* RECORD SET *
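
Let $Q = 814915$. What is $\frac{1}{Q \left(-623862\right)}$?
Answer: $- \frac{1}{508394501730} \approx -1.967 \cdot 10^{-12}$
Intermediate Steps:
$\frac{1}{Q \left(-623862\right)} = \frac{1}{814915 \left(-623862\right)} = \frac{1}{814915} \left(- \frac{1}{623862}\right) = - \frac{1}{508394501730}$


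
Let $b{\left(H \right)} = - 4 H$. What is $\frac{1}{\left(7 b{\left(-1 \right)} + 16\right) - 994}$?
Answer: $- \frac{1}{950} \approx -0.0010526$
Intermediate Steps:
$\frac{1}{\left(7 b{\left(-1 \right)} + 16\right) - 994} = \frac{1}{\left(7 \left(\left(-4\right) \left(-1\right)\right) + 16\right) - 994} = \frac{1}{\left(7 \cdot 4 + 16\right) - 994} = \frac{1}{\left(28 + 16\right) - 994} = \frac{1}{44 - 994} = \frac{1}{-950} = - \frac{1}{950}$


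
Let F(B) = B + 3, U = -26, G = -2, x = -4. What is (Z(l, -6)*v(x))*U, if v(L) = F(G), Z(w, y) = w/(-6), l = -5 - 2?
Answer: -91/3 ≈ -30.333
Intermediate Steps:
l = -7
Z(w, y) = -w/6 (Z(w, y) = w*(-⅙) = -w/6)
F(B) = 3 + B
v(L) = 1 (v(L) = 3 - 2 = 1)
(Z(l, -6)*v(x))*U = (-⅙*(-7)*1)*(-26) = ((7/6)*1)*(-26) = (7/6)*(-26) = -91/3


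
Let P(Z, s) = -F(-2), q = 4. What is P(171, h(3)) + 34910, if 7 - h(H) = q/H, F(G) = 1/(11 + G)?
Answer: 314189/9 ≈ 34910.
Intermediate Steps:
h(H) = 7 - 4/H
P(Z, s) = -⅑ (P(Z, s) = -1/(11 - 2) = -1/9 = -1*⅑ = -⅑)
P(171, h(3)) + 34910 = -⅑ + 34910 = 314189/9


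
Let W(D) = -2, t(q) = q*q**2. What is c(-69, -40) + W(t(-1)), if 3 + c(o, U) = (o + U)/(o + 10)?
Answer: -186/59 ≈ -3.1525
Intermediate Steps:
c(o, U) = -3 + (U + o)/(10 + o) (c(o, U) = -3 + (o + U)/(o + 10) = -3 + (U + o)/(10 + o))
t(q) = q**3
c(-69, -40) + W(t(-1)) = (-30 - 40 - 2*(-69))/(10 - 69) - 2 = (-30 - 40 + 138)/(-59) - 2 = -1/59*68 - 2 = -68/59 - 2 = -186/59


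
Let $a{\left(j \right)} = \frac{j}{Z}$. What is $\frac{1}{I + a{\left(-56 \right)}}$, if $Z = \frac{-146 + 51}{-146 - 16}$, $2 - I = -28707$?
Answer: $\frac{95}{2718283} \approx 3.4949 \cdot 10^{-5}$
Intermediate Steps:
$I = 28709$ ($I = 2 - -28707 = 2 + 28707 = 28709$)
$Z = \frac{95}{162}$ ($Z = - \frac{95}{-162} = \left(-95\right) \left(- \frac{1}{162}\right) = \frac{95}{162} \approx 0.58642$)
$a{\left(j \right)} = \frac{162 j}{95}$ ($a{\left(j \right)} = \frac{j}{\frac{95}{162}} = j \frac{162}{95} = \frac{162 j}{95}$)
$\frac{1}{I + a{\left(-56 \right)}} = \frac{1}{28709 + \frac{162}{95} \left(-56\right)} = \frac{1}{28709 - \frac{9072}{95}} = \frac{1}{\frac{2718283}{95}} = \frac{95}{2718283}$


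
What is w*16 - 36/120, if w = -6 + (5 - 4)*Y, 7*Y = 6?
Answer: -5781/70 ≈ -82.586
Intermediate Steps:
Y = 6/7 (Y = (⅐)*6 = 6/7 ≈ 0.85714)
w = -36/7 (w = -6 + (5 - 4)*(6/7) = -6 + 1*(6/7) = -6 + 6/7 = -36/7 ≈ -5.1429)
w*16 - 36/120 = -36/7*16 - 36/120 = -576/7 - 36*1/120 = -576/7 - 3/10 = -5781/70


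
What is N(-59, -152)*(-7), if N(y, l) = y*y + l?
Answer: -23303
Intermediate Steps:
N(y, l) = l + y² (N(y, l) = y² + l = l + y²)
N(-59, -152)*(-7) = (-152 + (-59)²)*(-7) = (-152 + 3481)*(-7) = 3329*(-7) = -23303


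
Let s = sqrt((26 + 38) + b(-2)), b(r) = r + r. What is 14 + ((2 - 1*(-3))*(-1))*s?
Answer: 14 - 10*sqrt(15) ≈ -24.730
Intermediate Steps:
b(r) = 2*r
s = 2*sqrt(15) (s = sqrt((26 + 38) + 2*(-2)) = sqrt(64 - 4) = sqrt(60) = 2*sqrt(15) ≈ 7.7460)
14 + ((2 - 1*(-3))*(-1))*s = 14 + ((2 - 1*(-3))*(-1))*(2*sqrt(15)) = 14 + ((2 + 3)*(-1))*(2*sqrt(15)) = 14 + (5*(-1))*(2*sqrt(15)) = 14 - 10*sqrt(15)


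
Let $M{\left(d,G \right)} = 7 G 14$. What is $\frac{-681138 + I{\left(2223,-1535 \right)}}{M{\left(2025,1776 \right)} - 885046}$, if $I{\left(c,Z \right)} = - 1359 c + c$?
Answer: $\frac{1849986}{355499} \approx 5.2039$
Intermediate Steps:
$I{\left(c,Z \right)} = - 1358 c$
$M{\left(d,G \right)} = 98 G$
$\frac{-681138 + I{\left(2223,-1535 \right)}}{M{\left(2025,1776 \right)} - 885046} = \frac{-681138 - 3018834}{98 \cdot 1776 - 885046} = \frac{-681138 - 3018834}{174048 - 885046} = - \frac{3699972}{-710998} = \left(-3699972\right) \left(- \frac{1}{710998}\right) = \frac{1849986}{355499}$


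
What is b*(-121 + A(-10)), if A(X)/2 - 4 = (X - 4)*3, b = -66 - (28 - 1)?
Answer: 18321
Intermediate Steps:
b = -93 (b = -66 - 1*27 = -66 - 27 = -93)
A(X) = -16 + 6*X (A(X) = 8 + 2*((X - 4)*3) = 8 + 2*((-4 + X)*3) = 8 + 2*(-12 + 3*X) = 8 + (-24 + 6*X) = -16 + 6*X)
b*(-121 + A(-10)) = -93*(-121 + (-16 + 6*(-10))) = -93*(-121 + (-16 - 60)) = -93*(-121 - 76) = -93*(-197) = 18321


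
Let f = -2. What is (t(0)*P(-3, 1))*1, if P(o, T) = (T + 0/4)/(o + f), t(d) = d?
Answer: 0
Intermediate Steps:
P(o, T) = T/(-2 + o) (P(o, T) = (T + 0/4)/(o - 2) = (T + 0*(¼))/(-2 + o) = (T + 0)/(-2 + o) = T/(-2 + o))
(t(0)*P(-3, 1))*1 = (0*(1/(-2 - 3)))*1 = (0*(1/(-5)))*1 = (0*(1*(-⅕)))*1 = (0*(-⅕))*1 = 0*1 = 0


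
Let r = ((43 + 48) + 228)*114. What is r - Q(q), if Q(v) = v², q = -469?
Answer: -183595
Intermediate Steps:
r = 36366 (r = (91 + 228)*114 = 319*114 = 36366)
r - Q(q) = 36366 - 1*(-469)² = 36366 - 1*219961 = 36366 - 219961 = -183595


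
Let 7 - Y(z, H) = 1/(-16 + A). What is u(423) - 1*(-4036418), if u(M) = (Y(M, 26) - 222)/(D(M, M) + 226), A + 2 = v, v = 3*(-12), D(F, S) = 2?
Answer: 2615598253/648 ≈ 4.0364e+6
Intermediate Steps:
v = -36
A = -38 (A = -2 - 36 = -38)
Y(z, H) = 379/54 (Y(z, H) = 7 - 1/(-16 - 38) = 7 - 1/(-54) = 7 - 1*(-1/54) = 7 + 1/54 = 379/54)
u(M) = -611/648 (u(M) = (379/54 - 222)/(2 + 226) = -11609/54/228 = -11609/54*1/228 = -611/648)
u(423) - 1*(-4036418) = -611/648 - 1*(-4036418) = -611/648 + 4036418 = 2615598253/648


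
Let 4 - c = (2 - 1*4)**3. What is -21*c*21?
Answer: -5292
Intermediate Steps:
c = 12 (c = 4 - (2 - 1*4)**3 = 4 - (2 - 4)**3 = 4 - 1*(-2)**3 = 4 - 1*(-8) = 4 + 8 = 12)
-21*c*21 = -21*12*21 = -252*21 = -5292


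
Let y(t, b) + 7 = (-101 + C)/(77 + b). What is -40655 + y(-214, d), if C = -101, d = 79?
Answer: -3171737/78 ≈ -40663.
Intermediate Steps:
y(t, b) = -7 - 202/(77 + b) (y(t, b) = -7 + (-101 - 101)/(77 + b) = -7 - 202/(77 + b))
-40655 + y(-214, d) = -40655 + (-741 - 7*79)/(77 + 79) = -40655 + (-741 - 553)/156 = -40655 + (1/156)*(-1294) = -40655 - 647/78 = -3171737/78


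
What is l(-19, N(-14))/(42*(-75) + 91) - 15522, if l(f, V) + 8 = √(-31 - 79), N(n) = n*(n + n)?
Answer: -47481790/3059 - I*√110/3059 ≈ -15522.0 - 0.0034286*I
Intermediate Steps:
N(n) = 2*n² (N(n) = n*(2*n) = 2*n²)
l(f, V) = -8 + I*√110 (l(f, V) = -8 + √(-31 - 79) = -8 + √(-110) = -8 + I*√110)
l(-19, N(-14))/(42*(-75) + 91) - 15522 = (-8 + I*√110)/(42*(-75) + 91) - 15522 = (-8 + I*√110)/(-3150 + 91) - 15522 = (-8 + I*√110)/(-3059) - 15522 = (-8 + I*√110)*(-1/3059) - 15522 = (8/3059 - I*√110/3059) - 15522 = -47481790/3059 - I*√110/3059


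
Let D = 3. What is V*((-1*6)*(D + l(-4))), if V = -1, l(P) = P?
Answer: -6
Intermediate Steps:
V*((-1*6)*(D + l(-4))) = -(-1*6)*(3 - 4) = -(-6)*(-1) = -1*6 = -6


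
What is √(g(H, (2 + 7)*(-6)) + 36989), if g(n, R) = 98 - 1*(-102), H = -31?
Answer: √37189 ≈ 192.84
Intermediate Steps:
g(n, R) = 200 (g(n, R) = 98 + 102 = 200)
√(g(H, (2 + 7)*(-6)) + 36989) = √(200 + 36989) = √37189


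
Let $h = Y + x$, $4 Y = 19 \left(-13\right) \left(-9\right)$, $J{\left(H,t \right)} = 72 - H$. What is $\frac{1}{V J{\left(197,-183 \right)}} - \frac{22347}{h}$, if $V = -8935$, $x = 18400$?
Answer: $- \frac{99835146677}{84684813125} \approx -1.1789$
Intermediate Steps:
$Y = \frac{2223}{4}$ ($Y = \frac{19 \left(-13\right) \left(-9\right)}{4} = \frac{\left(-247\right) \left(-9\right)}{4} = \frac{1}{4} \cdot 2223 = \frac{2223}{4} \approx 555.75$)
$h = \frac{75823}{4}$ ($h = \frac{2223}{4} + 18400 = \frac{75823}{4} \approx 18956.0$)
$\frac{1}{V J{\left(197,-183 \right)}} - \frac{22347}{h} = \frac{1}{\left(-8935\right) \left(72 - 197\right)} - \frac{22347}{\frac{75823}{4}} = - \frac{1}{8935 \left(72 - 197\right)} - \frac{89388}{75823} = - \frac{1}{8935 \left(-125\right)} - \frac{89388}{75823} = \left(- \frac{1}{8935}\right) \left(- \frac{1}{125}\right) - \frac{89388}{75823} = \frac{1}{1116875} - \frac{89388}{75823} = - \frac{99835146677}{84684813125}$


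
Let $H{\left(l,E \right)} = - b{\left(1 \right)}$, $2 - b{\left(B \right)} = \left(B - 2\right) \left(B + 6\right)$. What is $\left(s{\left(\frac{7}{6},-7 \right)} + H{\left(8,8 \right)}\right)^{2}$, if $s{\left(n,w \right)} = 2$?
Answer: $49$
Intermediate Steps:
$b{\left(B \right)} = 2 - \left(-2 + B\right) \left(6 + B\right)$ ($b{\left(B \right)} = 2 - \left(B - 2\right) \left(B + 6\right) = 2 - \left(B - 2\right) \left(6 + B\right) = 2 - \left(-2 + B\right) \left(6 + B\right)$)
$H{\left(l,E \right)} = -9$ ($H{\left(l,E \right)} = - (14 - 1^{2} - 4) = - (14 - 1 - 4) = \left(-1\right) 9 = -9$)
$\left(s{\left(\frac{7}{6},-7 \right)} + H{\left(8,8 \right)}\right)^{2} = \left(2 - 9\right)^{2} = \left(-7\right)^{2} = 49$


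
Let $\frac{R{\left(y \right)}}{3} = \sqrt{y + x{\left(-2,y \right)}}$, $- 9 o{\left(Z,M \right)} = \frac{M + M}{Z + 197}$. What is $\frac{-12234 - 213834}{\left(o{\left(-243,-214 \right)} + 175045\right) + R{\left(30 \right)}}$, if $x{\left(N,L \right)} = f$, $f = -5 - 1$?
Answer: $- \frac{1695613744187676}{1312910066022817} + \frac{58120726392 \sqrt{6}}{1312910066022817} \approx -1.2914$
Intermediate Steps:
$o{\left(Z,M \right)} = - \frac{2 M}{9 \left(197 + Z\right)}$ ($o{\left(Z,M \right)} = - \frac{\left(M + M\right) \frac{1}{Z + 197}}{9} = - \frac{2 M \frac{1}{197 + Z}}{9} = - \frac{2 M}{9 \left(197 + Z\right)}$)
$f = -6$ ($f = -5 - 1 = -6$)
$x{\left(N,L \right)} = -6$
$R{\left(y \right)} = 3 \sqrt{-6 + y}$ ($R{\left(y \right)} = 3 \sqrt{y - 6} = 3 \sqrt{-6 + y}$)
$\frac{-12234 - 213834}{\left(o{\left(-243,-214 \right)} + 175045\right) + R{\left(30 \right)}} = \frac{-12234 - 213834}{\left(\left(-2\right) \left(-214\right) \frac{1}{1773 + 9 \left(-243\right)} + 175045\right) + 3 \sqrt{-6 + 30}} = - \frac{226068}{\left(\left(-2\right) \left(-214\right) \frac{1}{1773 - 2187} + 175045\right) + 3 \sqrt{24}} = - \frac{226068}{\left(\left(-2\right) \left(-214\right) \frac{1}{-414} + 175045\right) + 3 \cdot 2 \sqrt{6}} = - \frac{226068}{\left(\left(-2\right) \left(-214\right) \left(- \frac{1}{414}\right) + 175045\right) + 6 \sqrt{6}} = - \frac{226068}{\left(- \frac{214}{207} + 175045\right) + 6 \sqrt{6}} = - \frac{226068}{\frac{36234101}{207} + 6 \sqrt{6}}$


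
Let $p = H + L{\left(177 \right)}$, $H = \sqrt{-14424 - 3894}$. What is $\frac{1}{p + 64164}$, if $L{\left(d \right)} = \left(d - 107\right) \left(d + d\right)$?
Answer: $\frac{14824}{1318508909} - \frac{i \sqrt{18318}}{7911053454} \approx 1.1243 \cdot 10^{-5} - 1.7108 \cdot 10^{-8} i$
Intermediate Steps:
$H = i \sqrt{18318}$ ($H = \sqrt{-18318} = i \sqrt{18318} \approx 135.34 i$)
$L{\left(d \right)} = 2 d \left(-107 + d\right)$ ($L{\left(d \right)} = \left(-107 + d\right) 2 d = 2 d \left(-107 + d\right)$)
$p = 24780 + i \sqrt{18318}$ ($p = i \sqrt{18318} + 2 \cdot 177 \left(-107 + 177\right) = i \sqrt{18318} + 2 \cdot 177 \cdot 70 = i \sqrt{18318} + 24780 = 24780 + i \sqrt{18318} \approx 24780.0 + 135.34 i$)
$\frac{1}{p + 64164} = \frac{1}{\left(24780 + i \sqrt{18318}\right) + 64164} = \frac{1}{88944 + i \sqrt{18318}}$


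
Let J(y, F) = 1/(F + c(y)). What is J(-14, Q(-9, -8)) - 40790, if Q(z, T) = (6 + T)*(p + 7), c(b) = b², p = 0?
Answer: -7423779/182 ≈ -40790.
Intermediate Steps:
Q(z, T) = 42 + 7*T (Q(z, T) = (6 + T)*(0 + 7) = (6 + T)*7 = 42 + 7*T)
J(y, F) = 1/(F + y²)
J(-14, Q(-9, -8)) - 40790 = 1/((42 + 7*(-8)) + (-14)²) - 40790 = 1/((42 - 56) + 196) - 40790 = 1/(-14 + 196) - 40790 = 1/182 - 40790 = -7423779/182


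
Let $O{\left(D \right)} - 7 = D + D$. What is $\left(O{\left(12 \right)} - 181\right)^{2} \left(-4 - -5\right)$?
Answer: $22500$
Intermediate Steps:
$O{\left(D \right)} = 7 + 2 D$ ($O{\left(D \right)} = 7 + \left(D + D\right) = 7 + 2 D$)
$\left(O{\left(12 \right)} - 181\right)^{2} \left(-4 - -5\right) = \left(\left(7 + 2 \cdot 12\right) - 181\right)^{2} \left(-4 - -5\right) = \left(\left(7 + 24\right) - 181\right)^{2} \left(-4 + 5\right) = \left(31 - 181\right)^{2} \cdot 1 = \left(-150\right)^{2} \cdot 1 = 22500 \cdot 1 = 22500$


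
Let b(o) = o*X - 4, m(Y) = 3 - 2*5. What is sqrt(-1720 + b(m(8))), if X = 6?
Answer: I*sqrt(1766) ≈ 42.024*I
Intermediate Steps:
m(Y) = -7 (m(Y) = 3 - 10 = -7)
b(o) = -4 + 6*o (b(o) = o*6 - 4 = 6*o - 4 = -4 + 6*o)
sqrt(-1720 + b(m(8))) = sqrt(-1720 + (-4 + 6*(-7))) = sqrt(-1720 + (-4 - 42)) = sqrt(-1720 - 46) = sqrt(-1766) = I*sqrt(1766)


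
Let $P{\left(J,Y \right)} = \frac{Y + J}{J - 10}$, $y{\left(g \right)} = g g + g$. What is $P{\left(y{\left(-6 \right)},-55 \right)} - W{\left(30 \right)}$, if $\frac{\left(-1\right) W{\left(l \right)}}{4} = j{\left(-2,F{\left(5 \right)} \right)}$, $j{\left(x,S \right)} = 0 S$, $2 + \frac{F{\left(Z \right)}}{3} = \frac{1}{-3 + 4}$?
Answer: $- \frac{5}{4} \approx -1.25$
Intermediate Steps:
$y{\left(g \right)} = g + g^{2}$ ($y{\left(g \right)} = g^{2} + g = g + g^{2}$)
$F{\left(Z \right)} = -3$ ($F{\left(Z \right)} = -6 + \frac{3}{-3 + 4} = -6 + \frac{3}{1} = -6 + 3 \cdot 1 = -6 + 3 = -3$)
$j{\left(x,S \right)} = 0$
$W{\left(l \right)} = 0$ ($W{\left(l \right)} = \left(-4\right) 0 = 0$)
$P{\left(J,Y \right)} = \frac{J + Y}{-10 + J}$
$P{\left(y{\left(-6 \right)},-55 \right)} - W{\left(30 \right)} = \frac{- 6 \left(1 - 6\right) - 55}{-10 - 6 \left(1 - 6\right)} - 0 = \frac{\left(-6\right) \left(-5\right) - 55}{-10 - -30} + 0 = \frac{30 - 55}{-10 + 30} + 0 = \frac{1}{20} \left(-25\right) + 0 = - \frac{5}{4} + 0 = - \frac{5}{4}$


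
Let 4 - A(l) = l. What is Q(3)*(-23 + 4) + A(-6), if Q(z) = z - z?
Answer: 10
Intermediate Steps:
Q(z) = 0
A(l) = 4 - l
Q(3)*(-23 + 4) + A(-6) = 0*(-23 + 4) + (4 - 1*(-6)) = 0*(-19) + (4 + 6) = 0 + 10 = 10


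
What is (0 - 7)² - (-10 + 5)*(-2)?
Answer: 39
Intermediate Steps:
(0 - 7)² - (-10 + 5)*(-2) = (-7)² - (-5)*(-2) = 49 - 1*10 = 49 - 10 = 39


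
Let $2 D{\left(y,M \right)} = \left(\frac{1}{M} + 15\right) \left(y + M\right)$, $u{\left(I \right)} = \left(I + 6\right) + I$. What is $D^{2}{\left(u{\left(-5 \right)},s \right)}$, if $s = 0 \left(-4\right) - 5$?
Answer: $\frac{110889}{25} \approx 4435.6$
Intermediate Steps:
$u{\left(I \right)} = 6 + 2 I$ ($u{\left(I \right)} = \left(6 + I\right) + I = 6 + 2 I$)
$s = -5$ ($s = 0 - 5 = -5$)
$D{\left(y,M \right)} = \frac{\left(15 + \frac{1}{M}\right) \left(M + y\right)}{2}$ ($D{\left(y,M \right)} = \frac{\left(\frac{1}{M} + 15\right) \left(y + M\right)}{2} = \frac{\left(15 + \frac{1}{M}\right) \left(M + y\right)}{2}$)
$D^{2}{\left(u{\left(-5 \right)},s \right)} = \left(\frac{\left(6 + 2 \left(-5\right)\right) - 5 \left(1 + 15 \left(-5\right) + 15 \left(6 + 2 \left(-5\right)\right)\right)}{2 \left(-5\right)}\right)^{2} = \left(\frac{1}{2} \left(- \frac{1}{5}\right) \left(\left(6 - 10\right) - 5 \left(1 - 75 + 15 \left(6 - 10\right)\right)\right)\right)^{2} = \left(\frac{1}{2} \left(- \frac{1}{5}\right) \left(-4 - 5 \left(1 - 75 + 15 \left(-4\right)\right)\right)\right)^{2} = \left(\frac{1}{2} \left(- \frac{1}{5}\right) \left(-4 - 5 \left(1 - 75 - 60\right)\right)\right)^{2} = \left(\frac{1}{2} \left(- \frac{1}{5}\right) \left(-4 - -670\right)\right)^{2} = \left(\frac{1}{2} \left(- \frac{1}{5}\right) \left(-4 + 670\right)\right)^{2} = \left(\frac{1}{2} \left(- \frac{1}{5}\right) 666\right)^{2} = \left(- \frac{333}{5}\right)^{2} = \frac{110889}{25}$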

* WORK TASK *
Word for word, restate the lines of the listing above starting at the line with "D$. What is" and ending at the line with "Answer: $22500$", and nothing outside them.

* RESULT *
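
Let $O{\left(D \right)} - 7 = D + D$. What is $\left(O{\left(12 \right)} - 181\right)^{2} \left(-4 - -5\right)$?
Answer: $22500$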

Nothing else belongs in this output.